___ Dataset excerpts ___
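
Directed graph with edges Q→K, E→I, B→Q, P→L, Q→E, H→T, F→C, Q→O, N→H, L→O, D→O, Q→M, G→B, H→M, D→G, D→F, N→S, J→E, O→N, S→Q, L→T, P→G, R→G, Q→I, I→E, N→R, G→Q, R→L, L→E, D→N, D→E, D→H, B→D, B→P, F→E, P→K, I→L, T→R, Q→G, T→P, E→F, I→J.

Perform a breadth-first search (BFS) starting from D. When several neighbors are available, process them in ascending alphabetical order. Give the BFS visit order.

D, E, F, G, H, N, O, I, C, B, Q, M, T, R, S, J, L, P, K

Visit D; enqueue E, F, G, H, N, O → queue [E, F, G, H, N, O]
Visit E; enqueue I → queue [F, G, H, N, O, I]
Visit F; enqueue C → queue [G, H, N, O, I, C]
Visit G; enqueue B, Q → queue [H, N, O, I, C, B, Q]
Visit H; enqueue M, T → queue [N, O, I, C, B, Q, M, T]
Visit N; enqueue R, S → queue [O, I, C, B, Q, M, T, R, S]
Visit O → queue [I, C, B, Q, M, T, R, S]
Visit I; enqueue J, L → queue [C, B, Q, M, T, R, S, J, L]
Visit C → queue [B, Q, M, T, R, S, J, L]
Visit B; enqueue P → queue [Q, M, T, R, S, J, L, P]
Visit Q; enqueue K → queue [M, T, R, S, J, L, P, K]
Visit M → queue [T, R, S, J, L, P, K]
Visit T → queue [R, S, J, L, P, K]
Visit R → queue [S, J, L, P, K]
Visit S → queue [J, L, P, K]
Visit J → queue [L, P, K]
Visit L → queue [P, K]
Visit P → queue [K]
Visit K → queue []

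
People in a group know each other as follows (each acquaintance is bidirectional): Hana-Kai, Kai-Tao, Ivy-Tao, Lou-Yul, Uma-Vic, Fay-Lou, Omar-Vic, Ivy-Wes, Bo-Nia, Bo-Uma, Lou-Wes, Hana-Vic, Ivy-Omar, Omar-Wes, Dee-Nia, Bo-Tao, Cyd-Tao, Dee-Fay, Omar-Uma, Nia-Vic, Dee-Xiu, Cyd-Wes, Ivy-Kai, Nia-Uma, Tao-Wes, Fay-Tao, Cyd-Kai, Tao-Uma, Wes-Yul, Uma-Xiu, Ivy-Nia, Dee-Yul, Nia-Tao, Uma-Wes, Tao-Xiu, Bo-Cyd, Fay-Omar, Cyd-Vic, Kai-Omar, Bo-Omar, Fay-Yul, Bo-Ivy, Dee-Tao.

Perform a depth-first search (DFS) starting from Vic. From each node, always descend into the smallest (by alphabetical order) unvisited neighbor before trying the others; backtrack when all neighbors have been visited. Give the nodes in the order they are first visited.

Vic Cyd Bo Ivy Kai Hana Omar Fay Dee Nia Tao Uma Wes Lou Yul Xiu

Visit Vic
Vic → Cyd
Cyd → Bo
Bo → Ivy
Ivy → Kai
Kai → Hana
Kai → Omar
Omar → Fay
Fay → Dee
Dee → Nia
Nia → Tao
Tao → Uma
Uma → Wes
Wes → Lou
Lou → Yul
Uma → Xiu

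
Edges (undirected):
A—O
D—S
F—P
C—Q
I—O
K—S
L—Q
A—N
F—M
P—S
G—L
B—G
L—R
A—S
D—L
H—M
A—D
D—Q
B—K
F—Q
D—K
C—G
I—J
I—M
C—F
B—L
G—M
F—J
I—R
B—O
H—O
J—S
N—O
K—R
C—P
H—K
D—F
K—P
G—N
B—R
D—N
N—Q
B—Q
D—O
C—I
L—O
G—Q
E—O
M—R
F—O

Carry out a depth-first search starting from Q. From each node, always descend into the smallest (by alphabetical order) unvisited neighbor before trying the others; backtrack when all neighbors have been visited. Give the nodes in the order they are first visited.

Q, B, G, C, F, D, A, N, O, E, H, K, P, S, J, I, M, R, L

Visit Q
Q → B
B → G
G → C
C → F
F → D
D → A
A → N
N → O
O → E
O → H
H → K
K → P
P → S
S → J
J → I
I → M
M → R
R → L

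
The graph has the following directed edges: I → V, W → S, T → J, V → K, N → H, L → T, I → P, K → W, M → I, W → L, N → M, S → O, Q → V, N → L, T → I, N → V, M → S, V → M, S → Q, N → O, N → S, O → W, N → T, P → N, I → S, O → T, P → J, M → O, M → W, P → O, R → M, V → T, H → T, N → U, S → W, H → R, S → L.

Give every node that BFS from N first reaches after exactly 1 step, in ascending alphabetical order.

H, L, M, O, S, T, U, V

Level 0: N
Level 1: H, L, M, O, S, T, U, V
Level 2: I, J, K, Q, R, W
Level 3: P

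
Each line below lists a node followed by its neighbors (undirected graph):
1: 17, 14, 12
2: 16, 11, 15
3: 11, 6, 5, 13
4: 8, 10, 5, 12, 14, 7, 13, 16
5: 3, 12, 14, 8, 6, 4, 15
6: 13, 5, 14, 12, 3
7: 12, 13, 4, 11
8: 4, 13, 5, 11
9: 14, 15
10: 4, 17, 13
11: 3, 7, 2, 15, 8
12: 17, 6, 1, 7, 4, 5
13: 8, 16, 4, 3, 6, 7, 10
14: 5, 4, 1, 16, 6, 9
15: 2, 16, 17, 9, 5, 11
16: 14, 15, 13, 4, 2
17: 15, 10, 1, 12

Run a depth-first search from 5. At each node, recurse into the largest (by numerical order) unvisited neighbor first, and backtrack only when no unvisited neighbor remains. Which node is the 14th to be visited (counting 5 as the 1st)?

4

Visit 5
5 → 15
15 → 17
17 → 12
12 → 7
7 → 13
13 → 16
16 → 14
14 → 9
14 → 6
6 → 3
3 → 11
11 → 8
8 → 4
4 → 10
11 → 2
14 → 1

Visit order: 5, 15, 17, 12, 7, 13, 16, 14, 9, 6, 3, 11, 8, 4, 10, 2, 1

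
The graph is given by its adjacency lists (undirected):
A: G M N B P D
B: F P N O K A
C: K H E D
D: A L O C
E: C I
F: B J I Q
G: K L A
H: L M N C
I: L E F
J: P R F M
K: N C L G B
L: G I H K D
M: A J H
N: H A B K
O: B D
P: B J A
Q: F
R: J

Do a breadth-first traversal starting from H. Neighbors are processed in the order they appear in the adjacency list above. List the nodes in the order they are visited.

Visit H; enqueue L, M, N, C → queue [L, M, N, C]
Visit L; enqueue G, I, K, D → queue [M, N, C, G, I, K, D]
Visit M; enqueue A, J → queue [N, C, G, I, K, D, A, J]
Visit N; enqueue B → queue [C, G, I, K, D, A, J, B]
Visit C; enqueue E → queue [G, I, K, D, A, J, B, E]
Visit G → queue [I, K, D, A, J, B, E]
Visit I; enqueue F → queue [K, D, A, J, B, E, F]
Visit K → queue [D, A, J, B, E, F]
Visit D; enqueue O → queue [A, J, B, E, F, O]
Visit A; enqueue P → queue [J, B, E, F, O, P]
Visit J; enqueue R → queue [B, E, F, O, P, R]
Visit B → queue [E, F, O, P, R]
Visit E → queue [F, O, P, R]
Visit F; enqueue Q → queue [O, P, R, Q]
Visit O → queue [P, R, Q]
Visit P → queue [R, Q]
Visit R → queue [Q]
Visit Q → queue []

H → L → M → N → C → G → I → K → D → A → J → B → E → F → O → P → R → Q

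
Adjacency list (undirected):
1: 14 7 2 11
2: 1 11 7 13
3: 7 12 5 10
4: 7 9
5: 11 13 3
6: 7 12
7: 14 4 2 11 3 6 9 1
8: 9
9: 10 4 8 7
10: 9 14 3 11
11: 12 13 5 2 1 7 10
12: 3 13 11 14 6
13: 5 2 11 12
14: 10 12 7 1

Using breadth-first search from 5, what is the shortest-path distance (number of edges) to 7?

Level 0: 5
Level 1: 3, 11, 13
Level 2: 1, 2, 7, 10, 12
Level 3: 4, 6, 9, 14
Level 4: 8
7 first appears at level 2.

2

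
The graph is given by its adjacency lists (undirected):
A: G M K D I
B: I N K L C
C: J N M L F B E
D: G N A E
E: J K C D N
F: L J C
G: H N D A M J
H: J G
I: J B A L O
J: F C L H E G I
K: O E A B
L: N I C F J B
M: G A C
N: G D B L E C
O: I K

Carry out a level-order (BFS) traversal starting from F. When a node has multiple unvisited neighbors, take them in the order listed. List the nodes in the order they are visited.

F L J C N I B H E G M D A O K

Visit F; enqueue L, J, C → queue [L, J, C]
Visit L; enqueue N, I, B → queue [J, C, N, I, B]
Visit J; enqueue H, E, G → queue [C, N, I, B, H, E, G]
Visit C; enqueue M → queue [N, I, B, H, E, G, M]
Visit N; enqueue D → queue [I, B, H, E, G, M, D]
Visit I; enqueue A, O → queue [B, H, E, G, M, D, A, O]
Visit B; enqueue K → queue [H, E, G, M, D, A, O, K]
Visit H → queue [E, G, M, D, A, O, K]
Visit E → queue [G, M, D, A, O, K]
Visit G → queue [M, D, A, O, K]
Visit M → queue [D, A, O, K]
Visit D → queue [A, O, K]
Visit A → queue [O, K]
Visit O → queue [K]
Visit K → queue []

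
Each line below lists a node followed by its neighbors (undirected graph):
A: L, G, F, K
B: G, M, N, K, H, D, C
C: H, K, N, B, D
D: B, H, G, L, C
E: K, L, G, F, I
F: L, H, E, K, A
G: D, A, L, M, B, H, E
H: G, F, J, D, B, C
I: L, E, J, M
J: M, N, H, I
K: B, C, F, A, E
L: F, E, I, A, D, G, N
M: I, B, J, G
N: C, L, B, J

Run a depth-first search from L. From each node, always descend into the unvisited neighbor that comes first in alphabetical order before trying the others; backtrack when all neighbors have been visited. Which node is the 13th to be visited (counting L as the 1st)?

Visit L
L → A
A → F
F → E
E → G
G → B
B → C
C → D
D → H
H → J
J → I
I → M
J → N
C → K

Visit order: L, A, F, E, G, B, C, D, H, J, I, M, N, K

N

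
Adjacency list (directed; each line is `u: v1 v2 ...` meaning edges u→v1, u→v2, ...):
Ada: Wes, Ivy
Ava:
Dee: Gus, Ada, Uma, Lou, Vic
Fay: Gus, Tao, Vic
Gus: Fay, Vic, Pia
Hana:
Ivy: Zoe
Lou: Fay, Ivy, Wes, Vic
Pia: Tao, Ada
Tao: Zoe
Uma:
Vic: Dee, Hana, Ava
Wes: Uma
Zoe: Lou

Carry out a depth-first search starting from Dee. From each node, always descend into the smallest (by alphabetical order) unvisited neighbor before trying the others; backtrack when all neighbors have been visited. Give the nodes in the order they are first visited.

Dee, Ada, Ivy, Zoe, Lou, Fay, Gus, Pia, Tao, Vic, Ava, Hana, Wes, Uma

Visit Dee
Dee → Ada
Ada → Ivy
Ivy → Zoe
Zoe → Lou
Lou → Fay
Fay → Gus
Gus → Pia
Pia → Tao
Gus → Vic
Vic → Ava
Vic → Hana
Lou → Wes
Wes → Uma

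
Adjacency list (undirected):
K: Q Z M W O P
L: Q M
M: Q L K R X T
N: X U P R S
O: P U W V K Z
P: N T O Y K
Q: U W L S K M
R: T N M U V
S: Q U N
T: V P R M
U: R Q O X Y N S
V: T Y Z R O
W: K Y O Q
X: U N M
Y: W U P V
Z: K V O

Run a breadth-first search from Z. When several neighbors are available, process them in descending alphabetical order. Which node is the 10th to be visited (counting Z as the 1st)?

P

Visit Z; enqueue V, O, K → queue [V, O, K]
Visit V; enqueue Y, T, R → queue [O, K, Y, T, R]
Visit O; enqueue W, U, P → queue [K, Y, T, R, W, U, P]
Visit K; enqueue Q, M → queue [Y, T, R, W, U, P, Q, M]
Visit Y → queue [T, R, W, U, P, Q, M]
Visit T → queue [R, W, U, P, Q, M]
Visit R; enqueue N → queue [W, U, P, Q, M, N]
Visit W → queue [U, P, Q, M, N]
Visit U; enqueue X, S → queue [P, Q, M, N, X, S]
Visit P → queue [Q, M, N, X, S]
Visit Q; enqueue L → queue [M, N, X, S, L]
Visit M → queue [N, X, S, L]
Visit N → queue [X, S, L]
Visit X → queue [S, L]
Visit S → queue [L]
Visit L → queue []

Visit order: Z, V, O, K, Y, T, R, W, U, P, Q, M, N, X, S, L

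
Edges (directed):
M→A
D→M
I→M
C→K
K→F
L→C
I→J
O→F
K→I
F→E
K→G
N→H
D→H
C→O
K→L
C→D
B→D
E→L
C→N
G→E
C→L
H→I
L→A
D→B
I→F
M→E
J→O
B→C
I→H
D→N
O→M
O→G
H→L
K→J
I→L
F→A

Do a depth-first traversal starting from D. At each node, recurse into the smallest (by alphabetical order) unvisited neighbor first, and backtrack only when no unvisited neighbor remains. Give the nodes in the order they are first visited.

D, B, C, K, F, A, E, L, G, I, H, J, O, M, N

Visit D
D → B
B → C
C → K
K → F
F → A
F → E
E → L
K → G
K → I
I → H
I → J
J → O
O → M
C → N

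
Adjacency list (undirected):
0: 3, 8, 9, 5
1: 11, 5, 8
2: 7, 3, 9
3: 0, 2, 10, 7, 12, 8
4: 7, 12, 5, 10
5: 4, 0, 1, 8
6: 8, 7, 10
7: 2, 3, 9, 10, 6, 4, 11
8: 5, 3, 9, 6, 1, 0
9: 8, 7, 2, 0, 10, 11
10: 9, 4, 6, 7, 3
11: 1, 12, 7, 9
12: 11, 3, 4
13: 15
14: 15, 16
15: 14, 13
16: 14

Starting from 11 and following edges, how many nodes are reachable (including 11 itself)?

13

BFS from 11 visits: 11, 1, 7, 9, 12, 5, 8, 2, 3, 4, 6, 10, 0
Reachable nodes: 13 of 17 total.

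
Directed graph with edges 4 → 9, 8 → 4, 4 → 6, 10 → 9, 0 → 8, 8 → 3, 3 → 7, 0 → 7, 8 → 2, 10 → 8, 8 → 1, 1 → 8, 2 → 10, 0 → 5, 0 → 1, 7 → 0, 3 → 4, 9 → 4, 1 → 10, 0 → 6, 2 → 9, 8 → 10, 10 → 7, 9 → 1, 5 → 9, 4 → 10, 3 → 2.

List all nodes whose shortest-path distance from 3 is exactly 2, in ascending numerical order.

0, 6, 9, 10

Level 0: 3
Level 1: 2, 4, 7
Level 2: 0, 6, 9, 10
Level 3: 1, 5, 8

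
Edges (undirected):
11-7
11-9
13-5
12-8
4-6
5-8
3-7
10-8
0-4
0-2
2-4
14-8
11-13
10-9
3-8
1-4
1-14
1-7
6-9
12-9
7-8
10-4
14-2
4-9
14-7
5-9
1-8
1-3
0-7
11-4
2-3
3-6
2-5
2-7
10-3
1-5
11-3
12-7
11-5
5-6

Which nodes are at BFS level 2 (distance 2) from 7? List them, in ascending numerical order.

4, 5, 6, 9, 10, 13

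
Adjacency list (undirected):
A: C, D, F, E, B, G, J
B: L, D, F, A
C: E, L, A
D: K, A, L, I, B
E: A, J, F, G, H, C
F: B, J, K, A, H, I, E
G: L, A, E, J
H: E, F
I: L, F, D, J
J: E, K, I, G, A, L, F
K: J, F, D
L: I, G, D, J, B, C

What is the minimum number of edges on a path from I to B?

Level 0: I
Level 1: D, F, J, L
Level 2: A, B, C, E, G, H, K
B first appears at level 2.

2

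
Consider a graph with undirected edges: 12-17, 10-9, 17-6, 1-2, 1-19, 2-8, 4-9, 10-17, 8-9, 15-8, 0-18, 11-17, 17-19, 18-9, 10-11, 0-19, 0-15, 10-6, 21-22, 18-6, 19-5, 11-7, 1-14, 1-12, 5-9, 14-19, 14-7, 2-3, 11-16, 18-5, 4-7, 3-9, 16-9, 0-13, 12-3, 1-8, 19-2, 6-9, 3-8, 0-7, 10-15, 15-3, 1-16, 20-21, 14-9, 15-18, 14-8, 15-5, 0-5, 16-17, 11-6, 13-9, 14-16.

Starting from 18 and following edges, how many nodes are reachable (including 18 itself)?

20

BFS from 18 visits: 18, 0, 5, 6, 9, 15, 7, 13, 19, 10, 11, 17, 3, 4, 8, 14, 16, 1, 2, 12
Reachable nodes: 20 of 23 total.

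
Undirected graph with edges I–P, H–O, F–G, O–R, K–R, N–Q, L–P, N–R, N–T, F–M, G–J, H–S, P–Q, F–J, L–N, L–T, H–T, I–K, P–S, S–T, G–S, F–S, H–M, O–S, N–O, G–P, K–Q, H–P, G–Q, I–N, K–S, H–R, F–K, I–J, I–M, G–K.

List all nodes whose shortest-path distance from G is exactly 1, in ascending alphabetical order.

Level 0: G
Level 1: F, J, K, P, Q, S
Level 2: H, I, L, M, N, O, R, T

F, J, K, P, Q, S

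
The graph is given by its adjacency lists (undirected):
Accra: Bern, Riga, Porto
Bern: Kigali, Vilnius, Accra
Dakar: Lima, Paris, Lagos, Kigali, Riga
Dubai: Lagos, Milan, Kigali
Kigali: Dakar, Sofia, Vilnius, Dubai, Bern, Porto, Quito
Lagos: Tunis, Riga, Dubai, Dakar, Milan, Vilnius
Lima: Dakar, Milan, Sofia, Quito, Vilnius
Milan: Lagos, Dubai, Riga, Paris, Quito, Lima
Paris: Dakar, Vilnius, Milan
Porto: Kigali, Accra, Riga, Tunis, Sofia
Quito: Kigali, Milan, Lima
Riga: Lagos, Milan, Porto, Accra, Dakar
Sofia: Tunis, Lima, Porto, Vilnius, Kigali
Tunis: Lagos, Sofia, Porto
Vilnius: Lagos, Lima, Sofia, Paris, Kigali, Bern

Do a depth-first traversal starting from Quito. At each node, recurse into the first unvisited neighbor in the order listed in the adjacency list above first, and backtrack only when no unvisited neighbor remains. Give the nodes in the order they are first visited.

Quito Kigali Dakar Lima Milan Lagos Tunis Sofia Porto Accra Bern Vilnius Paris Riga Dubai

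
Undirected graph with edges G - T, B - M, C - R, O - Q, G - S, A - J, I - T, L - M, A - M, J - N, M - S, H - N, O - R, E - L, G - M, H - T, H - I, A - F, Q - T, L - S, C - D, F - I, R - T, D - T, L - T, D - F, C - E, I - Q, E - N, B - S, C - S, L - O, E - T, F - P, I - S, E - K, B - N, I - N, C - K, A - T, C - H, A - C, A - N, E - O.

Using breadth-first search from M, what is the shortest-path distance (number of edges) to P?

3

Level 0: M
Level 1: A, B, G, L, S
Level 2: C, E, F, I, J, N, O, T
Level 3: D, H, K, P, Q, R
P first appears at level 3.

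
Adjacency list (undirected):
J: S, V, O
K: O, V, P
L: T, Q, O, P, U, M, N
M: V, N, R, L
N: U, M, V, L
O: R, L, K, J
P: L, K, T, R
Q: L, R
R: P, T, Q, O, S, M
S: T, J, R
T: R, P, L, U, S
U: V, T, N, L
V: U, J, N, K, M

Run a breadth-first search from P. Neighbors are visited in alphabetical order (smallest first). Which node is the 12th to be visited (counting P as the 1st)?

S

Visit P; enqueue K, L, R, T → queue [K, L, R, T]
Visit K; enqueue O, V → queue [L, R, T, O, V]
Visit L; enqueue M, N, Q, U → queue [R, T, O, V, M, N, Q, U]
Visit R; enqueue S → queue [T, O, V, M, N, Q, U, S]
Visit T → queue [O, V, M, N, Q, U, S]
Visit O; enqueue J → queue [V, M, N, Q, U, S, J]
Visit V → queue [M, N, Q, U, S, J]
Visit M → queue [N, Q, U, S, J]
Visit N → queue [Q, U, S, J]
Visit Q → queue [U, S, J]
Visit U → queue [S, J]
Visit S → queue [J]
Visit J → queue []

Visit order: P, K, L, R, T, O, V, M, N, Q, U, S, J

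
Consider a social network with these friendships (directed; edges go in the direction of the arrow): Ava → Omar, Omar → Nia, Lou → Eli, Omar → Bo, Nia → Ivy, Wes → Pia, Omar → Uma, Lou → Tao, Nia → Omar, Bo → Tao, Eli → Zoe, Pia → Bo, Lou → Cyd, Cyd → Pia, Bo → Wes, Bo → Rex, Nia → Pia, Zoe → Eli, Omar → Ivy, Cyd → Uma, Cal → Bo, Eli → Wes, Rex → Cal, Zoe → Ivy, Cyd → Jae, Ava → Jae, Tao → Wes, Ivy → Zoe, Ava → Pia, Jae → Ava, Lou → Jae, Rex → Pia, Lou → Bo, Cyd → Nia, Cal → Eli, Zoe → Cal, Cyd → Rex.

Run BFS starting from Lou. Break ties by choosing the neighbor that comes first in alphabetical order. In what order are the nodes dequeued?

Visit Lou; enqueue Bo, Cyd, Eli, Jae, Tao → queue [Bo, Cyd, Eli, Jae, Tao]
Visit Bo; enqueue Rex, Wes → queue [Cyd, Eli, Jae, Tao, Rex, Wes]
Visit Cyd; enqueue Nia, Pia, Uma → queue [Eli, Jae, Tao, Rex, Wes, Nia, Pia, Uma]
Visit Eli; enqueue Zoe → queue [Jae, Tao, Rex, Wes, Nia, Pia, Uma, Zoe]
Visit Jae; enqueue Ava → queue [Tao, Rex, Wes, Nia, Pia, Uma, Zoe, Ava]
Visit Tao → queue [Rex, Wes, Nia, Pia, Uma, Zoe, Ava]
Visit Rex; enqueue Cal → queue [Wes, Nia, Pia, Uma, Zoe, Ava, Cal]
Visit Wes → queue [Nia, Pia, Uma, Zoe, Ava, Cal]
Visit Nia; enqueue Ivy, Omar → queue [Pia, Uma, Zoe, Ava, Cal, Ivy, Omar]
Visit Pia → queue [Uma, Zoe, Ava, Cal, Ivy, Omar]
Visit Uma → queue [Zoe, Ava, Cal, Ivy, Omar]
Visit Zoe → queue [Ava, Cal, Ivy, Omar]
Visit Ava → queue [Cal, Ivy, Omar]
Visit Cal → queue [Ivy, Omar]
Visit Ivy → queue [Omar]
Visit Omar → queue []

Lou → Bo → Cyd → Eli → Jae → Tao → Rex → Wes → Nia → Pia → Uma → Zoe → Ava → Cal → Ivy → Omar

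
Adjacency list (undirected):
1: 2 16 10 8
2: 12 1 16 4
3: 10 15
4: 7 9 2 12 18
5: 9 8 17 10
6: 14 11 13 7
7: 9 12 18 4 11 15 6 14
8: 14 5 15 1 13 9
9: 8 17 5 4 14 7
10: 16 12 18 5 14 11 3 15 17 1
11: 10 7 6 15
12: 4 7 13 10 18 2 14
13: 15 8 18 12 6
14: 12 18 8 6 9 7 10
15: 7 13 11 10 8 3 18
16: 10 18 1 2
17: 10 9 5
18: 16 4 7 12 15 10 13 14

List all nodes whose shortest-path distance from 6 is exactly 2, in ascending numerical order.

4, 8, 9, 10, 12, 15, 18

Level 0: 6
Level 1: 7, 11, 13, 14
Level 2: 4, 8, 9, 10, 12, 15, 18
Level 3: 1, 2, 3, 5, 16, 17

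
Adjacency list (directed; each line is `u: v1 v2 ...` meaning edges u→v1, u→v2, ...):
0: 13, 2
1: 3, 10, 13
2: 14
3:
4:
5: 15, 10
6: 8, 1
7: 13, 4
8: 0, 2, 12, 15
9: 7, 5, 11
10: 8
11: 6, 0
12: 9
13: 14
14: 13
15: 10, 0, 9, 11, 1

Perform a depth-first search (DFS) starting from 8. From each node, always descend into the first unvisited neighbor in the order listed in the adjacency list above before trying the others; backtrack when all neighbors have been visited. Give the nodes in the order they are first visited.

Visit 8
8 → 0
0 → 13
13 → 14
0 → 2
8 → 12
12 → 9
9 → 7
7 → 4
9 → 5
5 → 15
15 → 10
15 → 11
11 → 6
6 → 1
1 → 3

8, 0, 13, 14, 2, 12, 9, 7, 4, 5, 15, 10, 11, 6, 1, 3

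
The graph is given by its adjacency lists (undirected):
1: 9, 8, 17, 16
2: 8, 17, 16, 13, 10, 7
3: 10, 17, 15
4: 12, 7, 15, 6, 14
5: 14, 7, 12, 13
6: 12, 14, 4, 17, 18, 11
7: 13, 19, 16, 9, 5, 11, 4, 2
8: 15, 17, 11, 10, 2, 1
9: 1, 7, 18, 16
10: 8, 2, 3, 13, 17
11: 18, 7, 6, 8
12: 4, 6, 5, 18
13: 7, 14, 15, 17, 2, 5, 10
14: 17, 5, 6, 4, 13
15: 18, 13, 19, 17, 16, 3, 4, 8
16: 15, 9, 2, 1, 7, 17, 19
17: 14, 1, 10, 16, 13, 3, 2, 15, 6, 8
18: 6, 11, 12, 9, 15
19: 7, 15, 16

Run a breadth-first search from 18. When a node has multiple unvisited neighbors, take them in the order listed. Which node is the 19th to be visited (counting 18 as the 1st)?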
___
◆ **Goal of the exercise**
In the data above, find the line that contains "J: F C L H E G I" and the line that contains "N: C, L, B, J". Repeat exactly those lines and every line between them, and only those.

◆ **Exercise answer**
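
J: F C L H E G I
K: O E A B
L: N I C F J B
M: G A C
N: G D B L E C
O: I K

Carry out a level-order (BFS) traversal starting from F. When a node has multiple unvisited neighbors, take them in the order listed. List the nodes in the order they are visited.

F L J C N I B H E G M D A O K

Visit F; enqueue L, J, C → queue [L, J, C]
Visit L; enqueue N, I, B → queue [J, C, N, I, B]
Visit J; enqueue H, E, G → queue [C, N, I, B, H, E, G]
Visit C; enqueue M → queue [N, I, B, H, E, G, M]
Visit N; enqueue D → queue [I, B, H, E, G, M, D]
Visit I; enqueue A, O → queue [B, H, E, G, M, D, A, O]
Visit B; enqueue K → queue [H, E, G, M, D, A, O, K]
Visit H → queue [E, G, M, D, A, O, K]
Visit E → queue [G, M, D, A, O, K]
Visit G → queue [M, D, A, O, K]
Visit M → queue [D, A, O, K]
Visit D → queue [A, O, K]
Visit A → queue [O, K]
Visit O → queue [K]
Visit K → queue []

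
Each line below lists a node followed by its neighbors (undirected graph):
A: L, G, F, K
B: G, M, N, K, H, D, C
C: H, K, N, B, D
D: B, H, G, L, C
E: K, L, G, F, I
F: L, H, E, K, A
G: D, A, L, M, B, H, E
H: G, F, J, D, B, C
I: L, E, J, M
J: M, N, H, I
K: B, C, F, A, E
L: F, E, I, A, D, G, N
M: I, B, J, G
N: C, L, B, J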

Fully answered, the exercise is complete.